**RECORDS FOR THIS EXERCISE:**
=======

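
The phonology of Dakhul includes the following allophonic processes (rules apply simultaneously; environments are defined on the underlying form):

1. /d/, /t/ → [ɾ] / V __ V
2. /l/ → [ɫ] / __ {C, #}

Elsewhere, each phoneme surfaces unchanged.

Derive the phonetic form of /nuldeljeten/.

/n/ (word-initial) is unaffected → [n].
/u/ — not in any rule's target class → [u].
Rule 2 applies to /l/ (between /u/ and /d/: word-finally or immediately before a consonant) → [ɫ].
/d/ (between /l/ and /e/): rule 1 targets it, but not between two vowels → unchanged [d].
/e/ (between /d/ and /l/): no rule targets it → [e].
/l/ — between /e/ and /j/, word-finally or immediately before a consonant — surfaces as [ɫ] (rule 2).
/j/ stays [j].
/e/ — not in any rule's target class → [e].
Rule 1 applies to /t/ (between /e/ and /e/: between two vowels) → [ɾ].
/e/ (between /t/ and /n/) is unaffected → [e].
/n/ — not in any rule's target class → [n].

[nuɫdeɫjeɾen]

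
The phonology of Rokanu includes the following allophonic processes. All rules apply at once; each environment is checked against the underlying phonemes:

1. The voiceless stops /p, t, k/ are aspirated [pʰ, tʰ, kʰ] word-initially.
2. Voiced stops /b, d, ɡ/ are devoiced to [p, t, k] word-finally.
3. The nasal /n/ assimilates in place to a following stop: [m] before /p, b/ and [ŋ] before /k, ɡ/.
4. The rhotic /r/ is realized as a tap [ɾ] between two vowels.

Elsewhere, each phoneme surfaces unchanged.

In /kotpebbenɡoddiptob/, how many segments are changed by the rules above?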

=======

**REQUIRED WORK:** Restate all entries above verbatim.

**ANSWER SECTION:**
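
The phonology of Dakhul includes the following allophonic processes (rules apply simultaneously; environments are defined on the underlying form):

1. /d/, /t/ → [ɾ] / V __ V
2. /l/ → [ɫ] / __ {C, #}

Elsewhere, each phoneme surfaces unchanged.

Derive the phonetic form of /nuldeljeten/.

/n/ (word-initial) is unaffected → [n].
/u/ — not in any rule's target class → [u].
Rule 2 applies to /l/ (between /u/ and /d/: word-finally or immediately before a consonant) → [ɫ].
/d/ (between /l/ and /e/): rule 1 targets it, but not between two vowels → unchanged [d].
/e/ (between /d/ and /l/): no rule targets it → [e].
/l/ — between /e/ and /j/, word-finally or immediately before a consonant — surfaces as [ɫ] (rule 2).
/j/ stays [j].
/e/ — not in any rule's target class → [e].
Rule 1 applies to /t/ (between /e/ and /e/: between two vowels) → [ɾ].
/e/ (between /t/ and /n/) is unaffected → [e].
/n/ — not in any rule's target class → [n].

[nuɫdeɫjeɾen]

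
The phonology of Rokanu includes the following allophonic processes. All rules apply at once; each environment is checked against the underlying phonemes:

1. The voiceless stops /p, t, k/ are aspirated [pʰ, tʰ, kʰ] word-initially.
2. Voiced stops /b, d, ɡ/ are devoiced to [p, t, k] word-finally.
3. The nasal /n/ assimilates in place to a following stop: [m] before /p, b/ and [ŋ] before /k, ɡ/.
4. The rhotic /r/ is realized as a tap [ɾ] between two vowels.

Elsewhere, each phoneme surfaces unchanged.

In /kotpebbenɡoddiptob/, how many segments are changed by the rules above?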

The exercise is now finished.